## About this task
From the entries below, work out the number of lines that hold the word "stack", and give that number alone.

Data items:

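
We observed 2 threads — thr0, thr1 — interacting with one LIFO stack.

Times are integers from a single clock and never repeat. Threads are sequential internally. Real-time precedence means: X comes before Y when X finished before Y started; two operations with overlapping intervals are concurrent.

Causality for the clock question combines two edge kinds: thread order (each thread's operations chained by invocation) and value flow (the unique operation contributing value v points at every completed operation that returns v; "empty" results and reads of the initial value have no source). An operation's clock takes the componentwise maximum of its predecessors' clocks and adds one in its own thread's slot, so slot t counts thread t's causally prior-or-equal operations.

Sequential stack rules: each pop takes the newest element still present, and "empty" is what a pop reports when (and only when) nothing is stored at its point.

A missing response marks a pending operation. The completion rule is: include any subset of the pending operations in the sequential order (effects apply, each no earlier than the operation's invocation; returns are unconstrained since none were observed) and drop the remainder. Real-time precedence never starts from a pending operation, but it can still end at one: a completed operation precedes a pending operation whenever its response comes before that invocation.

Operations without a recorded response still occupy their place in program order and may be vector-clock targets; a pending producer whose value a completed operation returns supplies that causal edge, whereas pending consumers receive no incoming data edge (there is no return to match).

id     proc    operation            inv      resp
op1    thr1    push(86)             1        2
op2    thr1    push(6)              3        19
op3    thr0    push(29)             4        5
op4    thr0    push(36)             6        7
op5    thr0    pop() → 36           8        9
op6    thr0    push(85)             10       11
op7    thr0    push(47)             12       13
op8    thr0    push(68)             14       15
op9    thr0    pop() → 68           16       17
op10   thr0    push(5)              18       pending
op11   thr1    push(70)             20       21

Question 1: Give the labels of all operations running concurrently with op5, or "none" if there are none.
overlap test against op5 [8,9]: concurrent iff the interval meets 8..9
op1 [1,2]: before
op2 [3,19]: concurrent
op3 [4,5]: before
op4 [6,7]: before
op6 [10,11]: after
op7 [12,13]: after
op8 [14,15]: after
op9 [16,17]: after
op10 [18,…): after
op11 [20,21]: after

op2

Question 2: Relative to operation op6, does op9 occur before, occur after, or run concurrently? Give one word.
op9 spans [16,17], op6 spans [10,11]
resp(op6)=11 < inv(op9)=16

after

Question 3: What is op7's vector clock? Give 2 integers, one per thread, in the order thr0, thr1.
root op op1, invoked 1: fresh clock plus thr1's own tick → (0, 1)
root op op3, invoked 4: fresh clock plus thr0's own tick → (1, 0)
op2, invoked 3, takes VC(op1)=(0, 1) under max, adds 1 for thr1 → (0, 2)
op4, invoked 6, takes VC(op3)=(1, 0) under max, adds 1 for thr0 → (2, 0)
op11, invoked 20, takes VC(op2)=(0, 2) under max, adds 1 for thr1 → (0, 3)
op5, invoked 8, takes VC(op4)=(2, 0) under max, adds 1 for thr0 → (3, 0)
op6, invoked 10, takes VC(op5)=(3, 0) under max, adds 1 for thr0 → (4, 0)
op7, invoked 12, takes VC(op6)=(4, 0) under max, adds 1 for thr0 → (5, 0)
op8, invoked 14, takes VC(op7)=(5, 0) under max, adds 1 for thr0 → (6, 0)
op9, invoked 16, takes VC(op8)=(6, 0) under max, adds 1 for thr0 → (7, 0)
op10, invoked 18, takes VC(op9)=(7, 0) under max, adds 1 for thr0 → (8, 0)
target: VC(op7) = (5, 0)

(5, 0)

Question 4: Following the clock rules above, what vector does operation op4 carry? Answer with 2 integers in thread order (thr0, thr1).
invoked at 1, op1 has no predecessors; its own thr1 bump gives (0, 1)
invoked at 4, op3 has no predecessors; its own thr0 bump gives (1, 0)
invoked at 3, op2 merges VC(op1)=(0, 1) and bumps thr1's slot → (0, 2)
invoked at 6, op4 merges VC(op3)=(1, 0) and bumps thr0's slot → (2, 0)
invoked at 20, op11 merges VC(op2)=(0, 2) and bumps thr1's slot → (0, 3)
invoked at 8, op5 merges VC(op4)=(2, 0) and bumps thr0's slot → (3, 0)
invoked at 10, op6 merges VC(op5)=(3, 0) and bumps thr0's slot → (4, 0)
invoked at 12, op7 merges VC(op6)=(4, 0) and bumps thr0's slot → (5, 0)
invoked at 14, op8 merges VC(op7)=(5, 0) and bumps thr0's slot → (6, 0)
invoked at 16, op9 merges VC(op8)=(6, 0) and bumps thr0's slot → (7, 0)
invoked at 18, op10 merges VC(op9)=(7, 0) and bumps thr0's slot → (8, 0)
target: VC(op4) = (2, 0)

(2, 0)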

## Output for this exercise
2